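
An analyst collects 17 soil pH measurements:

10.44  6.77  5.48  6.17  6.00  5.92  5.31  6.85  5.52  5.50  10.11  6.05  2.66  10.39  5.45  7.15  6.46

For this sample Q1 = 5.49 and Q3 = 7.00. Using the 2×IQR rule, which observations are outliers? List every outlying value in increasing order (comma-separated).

10.11, 10.39, 10.44

IQR = Q3 − Q1 = 7.00 − 5.49 = 1.51.
Lower fence = Q1 − 2·IQR = 5.49 − 3.02 = 2.47.
Upper fence = Q3 + 2·IQR = 7.00 + 3.02 = 10.02.
10.11 > 10.02 → outlier.
10.39 > 10.02 → outlier.
10.44 > 10.02 → outlier.
All remaining values lie within [2.47, 10.02].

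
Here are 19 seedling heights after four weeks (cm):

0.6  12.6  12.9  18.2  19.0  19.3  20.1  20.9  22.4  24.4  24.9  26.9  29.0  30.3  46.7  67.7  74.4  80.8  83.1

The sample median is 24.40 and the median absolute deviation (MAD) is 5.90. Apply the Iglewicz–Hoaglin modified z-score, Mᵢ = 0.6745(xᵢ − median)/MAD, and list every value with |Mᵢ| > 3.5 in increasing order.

67.7, 74.4, 80.8, 83.1

|Mᵢ| > 3.5 ⇔ |xᵢ − 24.40| > 3.5·5.90/0.6745 = 30.62.
So outliers lie outside [-6.22, 55.02].
67.7: M = 4.95 → outlier.
74.4: M = 5.72 → outlier.
80.8: M = 6.45 → outlier.
83.1: M = 6.71 → outlier.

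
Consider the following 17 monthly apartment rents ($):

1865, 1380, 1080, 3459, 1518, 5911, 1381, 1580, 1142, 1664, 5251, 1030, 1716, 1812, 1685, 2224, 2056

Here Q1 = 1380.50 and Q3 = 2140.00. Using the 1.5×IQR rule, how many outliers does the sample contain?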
----------------------------------------
TASK GOAL - Output the data above without altering a line.

RESULT OF THE TASK -
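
An analyst collects 17 soil pH measurements:

10.44  6.77  5.48  6.17  6.00  5.92  5.31  6.85  5.52  5.50  10.11  6.05  2.66  10.39  5.45  7.15  6.46

For this sample Q1 = 5.49 and Q3 = 7.00. Using the 2×IQR rule, which observations are outliers? List every outlying value in increasing order (comma-separated).

10.11, 10.39, 10.44

IQR = Q3 − Q1 = 7.00 − 5.49 = 1.51.
Lower fence = Q1 − 2·IQR = 5.49 − 3.02 = 2.47.
Upper fence = Q3 + 2·IQR = 7.00 + 3.02 = 10.02.
10.11 > 10.02 → outlier.
10.39 > 10.02 → outlier.
10.44 > 10.02 → outlier.
All remaining values lie within [2.47, 10.02].

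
Here are 19 seedling heights after four weeks (cm):

0.6  12.6  12.9  18.2  19.0  19.3  20.1  20.9  22.4  24.4  24.9  26.9  29.0  30.3  46.7  67.7  74.4  80.8  83.1

The sample median is 24.40 and the median absolute deviation (MAD) is 5.90. Apply the Iglewicz–Hoaglin modified z-score, Mᵢ = 0.6745(xᵢ − median)/MAD, and list every value with |Mᵢ| > 3.5 in increasing order.

67.7, 74.4, 80.8, 83.1

|Mᵢ| > 3.5 ⇔ |xᵢ − 24.40| > 3.5·5.90/0.6745 = 30.62.
So outliers lie outside [-6.22, 55.02].
67.7: M = 4.95 → outlier.
74.4: M = 5.72 → outlier.
80.8: M = 6.45 → outlier.
83.1: M = 6.71 → outlier.

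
Consider the following 17 monthly apartment rents ($):

1865, 1380, 1080, 3459, 1518, 5911, 1381, 1580, 1142, 1664, 5251, 1030, 1716, 1812, 1685, 2224, 2056

Here Q1 = 1380.50 and Q3 = 2140.00. Using the 1.5×IQR rule, how many outliers does the sample contain?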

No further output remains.